ASSIGNMENT -> Your output should be the full listing, unchanged.

MATERIAL SUPPLIED ->

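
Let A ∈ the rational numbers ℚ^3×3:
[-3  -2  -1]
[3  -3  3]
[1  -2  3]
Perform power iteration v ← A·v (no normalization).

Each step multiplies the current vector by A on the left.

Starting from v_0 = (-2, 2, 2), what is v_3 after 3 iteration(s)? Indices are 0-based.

v_3 = (-84, 18, 12)

v_0 = (-2, 2, 2).
v_1 = A·v_0 = (0, -6, 0).
v_2 = A·v_1 = (12, 18, 12).
v_3 = A·v_2 = (-84, 18, 12).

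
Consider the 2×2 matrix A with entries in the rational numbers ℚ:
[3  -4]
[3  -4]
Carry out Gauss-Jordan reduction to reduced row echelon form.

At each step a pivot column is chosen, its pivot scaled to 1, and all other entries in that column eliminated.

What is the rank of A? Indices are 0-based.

[1] R0 /= 3  ⇒  (1, -4/3)
     R1 -= 3·R0  ⇒  (0, 0)
column 1 empty below row 1

rank = 1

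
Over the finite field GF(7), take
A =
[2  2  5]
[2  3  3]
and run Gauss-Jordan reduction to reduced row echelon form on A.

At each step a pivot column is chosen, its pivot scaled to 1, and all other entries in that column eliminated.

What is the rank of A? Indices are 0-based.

pivot(0,0)=2: scale R0 → (1, 1, 6)
  clear (1,0): R1 −= (2)R0 → (0, 1, 5)
pivot(1,1)=1: scale R1 → (0, 1, 5)
  clear (0,1): R0 −= (1)R1 → (1, 0, 1)

rank = 2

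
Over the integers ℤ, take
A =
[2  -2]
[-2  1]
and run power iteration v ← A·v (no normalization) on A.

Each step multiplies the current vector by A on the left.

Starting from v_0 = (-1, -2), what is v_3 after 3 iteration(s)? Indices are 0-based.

v_0 = (-1, -2).
v_1 = A·v_0 = (2, 0).
v_2 = A·v_1 = (4, -4).
v_3 = A·v_2 = (16, -12).

v_3 = (16, -12)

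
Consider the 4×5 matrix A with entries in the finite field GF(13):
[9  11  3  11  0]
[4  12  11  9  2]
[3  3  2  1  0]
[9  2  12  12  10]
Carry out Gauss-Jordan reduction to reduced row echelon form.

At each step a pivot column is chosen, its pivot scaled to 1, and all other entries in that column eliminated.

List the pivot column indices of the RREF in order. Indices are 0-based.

pivot columns: 0, 1, 2, 3

step 1: normalize row 0 (÷9) = (1, 7, 9, 7, 0)
  row 1: subtract 4×row0 = (0, 10, 1, 7, 2)
  row 2: subtract 3×row0 = (0, 8, 1, 6, 0)
  row 3: subtract 9×row0 = (0, 4, 9, 1, 10)
step 2: normalize row 1 (÷10) = (0, 1, 4, 2, 8)
  row 0: subtract 7×row1 = (1, 0, 7, 6, 9)
  row 2: subtract 8×row1 = (0, 0, 8, 3, 1)
  row 3: subtract 4×row1 = (0, 0, 6, 6, 4)
step 3: normalize row 2 (÷8) = (0, 0, 1, 2, 5)
  row 0: subtract 7×row2 = (1, 0, 0, 5, 0)
  row 1: subtract 4×row2 = (0, 1, 0, 7, 1)
  row 3: subtract 6×row2 = (0, 0, 0, 7, 0)
step 4: normalize row 3 (÷7) = (0, 0, 0, 1, 0)
  row 0: subtract 5×row3 = (1, 0, 0, 0, 0)
  row 1: subtract 7×row3 = (0, 1, 0, 0, 1)
  row 2: subtract 2×row3 = (0, 0, 1, 0, 5)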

RESPONSE AREA ->
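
Let A ∈ the rational numbers ℚ^3×3:
[-3  -2  -1]
[3  -3  3]
[1  -2  3]
Perform power iteration v ← A·v (no normalization).

Each step multiplies the current vector by A on the left.

Starting from v_0 = (-2, 2, 2), what is v_3 after 3 iteration(s)? Indices are 0-based.

v_3 = (-84, 18, 12)

v_0 = (-2, 2, 2).
v_1 = A·v_0 = (0, -6, 0).
v_2 = A·v_1 = (12, 18, 12).
v_3 = A·v_2 = (-84, 18, 12).

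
Consider the 2×2 matrix A with entries in the rational numbers ℚ:
[3  -4]
[3  -4]
Carry out Gauss-Jordan reduction to reduced row echelon form.

At each step a pivot column is chosen, its pivot scaled to 1, and all other entries in that column eliminated.

What is the rank of A? Indices are 0-based.

[1] R0 /= 3  ⇒  (1, -4/3)
     R1 -= 3·R0  ⇒  (0, 0)
column 1 empty below row 1

rank = 1

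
Over the finite field GF(7), take
A =
[2  2  5]
[2  3  3]
and run Gauss-Jordan reduction to reduced row echelon form on A.

At each step a pivot column is chosen, its pivot scaled to 1, and all other entries in that column eliminated.

What is the rank of A? Indices are 0-based.

pivot(0,0)=2: scale R0 → (1, 1, 6)
  clear (1,0): R1 −= (2)R0 → (0, 1, 5)
pivot(1,1)=1: scale R1 → (0, 1, 5)
  clear (0,1): R0 −= (1)R1 → (1, 0, 1)

rank = 2

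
Over the integers ℤ, take
A =
[2  -2]
[-2  1]
and run power iteration v ← A·v (no normalization) on A.

Each step multiplies the current vector by A on the left.

Starting from v_0 = (-1, -2), what is v_3 after 3 iteration(s)? Indices are 0-based.

v_0 = (-1, -2).
v_1 = A·v_0 = (2, 0).
v_2 = A·v_1 = (4, -4).
v_3 = A·v_2 = (16, -12).

v_3 = (16, -12)

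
Consider the 4×5 matrix A with entries in the finite field GF(13):
[9  11  3  11  0]
[4  12  11  9  2]
[3  3  2  1  0]
[9  2  12  12  10]
Carry out Gauss-Jordan reduction to reduced row echelon form.

At each step a pivot column is chosen, its pivot scaled to 1, and all other entries in that column eliminated.

List the pivot column indices of the RREF in order. Indices are 0-based.

pivot columns: 0, 1, 2, 3

step 1: normalize row 0 (÷9) = (1, 7, 9, 7, 0)
  row 1: subtract 4×row0 = (0, 10, 1, 7, 2)
  row 2: subtract 3×row0 = (0, 8, 1, 6, 0)
  row 3: subtract 9×row0 = (0, 4, 9, 1, 10)
step 2: normalize row 1 (÷10) = (0, 1, 4, 2, 8)
  row 0: subtract 7×row1 = (1, 0, 7, 6, 9)
  row 2: subtract 8×row1 = (0, 0, 8, 3, 1)
  row 3: subtract 4×row1 = (0, 0, 6, 6, 4)
step 3: normalize row 2 (÷8) = (0, 0, 1, 2, 5)
  row 0: subtract 7×row2 = (1, 0, 0, 5, 0)
  row 1: subtract 4×row2 = (0, 1, 0, 7, 1)
  row 3: subtract 6×row2 = (0, 0, 0, 7, 0)
step 4: normalize row 3 (÷7) = (0, 0, 0, 1, 0)
  row 0: subtract 5×row3 = (1, 0, 0, 0, 0)
  row 1: subtract 7×row3 = (0, 1, 0, 0, 1)
  row 2: subtract 2×row3 = (0, 0, 1, 0, 5)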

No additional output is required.